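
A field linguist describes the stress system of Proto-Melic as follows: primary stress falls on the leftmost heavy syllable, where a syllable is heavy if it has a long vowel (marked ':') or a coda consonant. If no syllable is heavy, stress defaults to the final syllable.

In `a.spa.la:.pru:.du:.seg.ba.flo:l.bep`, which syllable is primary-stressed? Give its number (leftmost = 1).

Weights: 1 a L, 2 spa L, 3 la: H, 4 pru: H, 5 du: H, 6 seg H, 7 ba L, 8 flo:l H, 9 bep H.
Heavy syllables in the domain: 3, 4, 5, 6, 8, 9. The leftmost is syllable 3 (la:).
Primary stress: syllable 3 → a.spa.ˈla:.pru:.du:.seg.ba.flo:l.bep.

3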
===============
**Exercise aim:**
Each record must be output exactly, with none omitted.

**Written solution:**
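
A field linguist describes the stress system of Proto-Melic as follows: primary stress falls on the leftmost heavy syllable, where a syllable is heavy if it has a long vowel (marked ':') or a coda consonant. If no syllable is heavy, stress defaults to the final syllable.

In `a.spa.la:.pru:.du:.seg.ba.flo:l.bep`, which syllable is primary-stressed? Give its number (leftmost = 1).

Weights: 1 a L, 2 spa L, 3 la: H, 4 pru: H, 5 du: H, 6 seg H, 7 ba L, 8 flo:l H, 9 bep H.
Heavy syllables in the domain: 3, 4, 5, 6, 8, 9. The leftmost is syllable 3 (la:).
Primary stress: syllable 3 → a.spa.ˈla:.pru:.du:.seg.ba.flo:l.bep.

3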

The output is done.